_Work to complete_
Please reproduce the listing in its entirety, exactly as shown.

_Data excerpts_
------------------------------------

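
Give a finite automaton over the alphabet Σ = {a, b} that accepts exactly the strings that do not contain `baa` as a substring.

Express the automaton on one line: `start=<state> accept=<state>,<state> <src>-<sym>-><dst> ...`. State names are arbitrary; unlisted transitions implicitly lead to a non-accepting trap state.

start=q0 accept=q0,q1,q2 q0-a->q0 q0-b->q1 q1-a->q2 q1-b->q1 q2-a->q3 q2-b->q1 q3-a->q3 q3-b->q3

This is the complement of 'contains `baa`'. Use the same substring-matching states — q0 through q3 holding how much of `baa` has just been matched — but flip the accepting set: everything except the trap q3 accepts.
        a   b  
>* q0   q0  q1 
 * q1   q2  q1 
 * q2   q3  q1 
   q3   q3  q3 
(> = start, * = accepting)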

------------------------------------

_Solution to this exercise_
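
Give a finite automaton over the alphabet Σ = {a, b} that accepts exactly the strings that do not contain `baa` as a substring.

Express the automaton on one line: `start=<state> accept=<state>,<state> <src>-<sym>-><dst> ...`. State names are arbitrary; unlisted transitions implicitly lead to a non-accepting trap state.

start=q0 accept=q0,q1,q2 q0-a->q0 q0-b->q1 q1-a->q2 q1-b->q1 q2-a->q3 q2-b->q1 q3-a->q3 q3-b->q3

This is the complement of 'contains `baa`'. Use the same substring-matching states — q0 through q3 holding how much of `baa` has just been matched — but flip the accepting set: everything except the trap q3 accepts.
        a   b  
>* q0   q0  q1 
 * q1   q2  q1 
 * q2   q3  q1 
   q3   q3  q3 
(> = start, * = accepting)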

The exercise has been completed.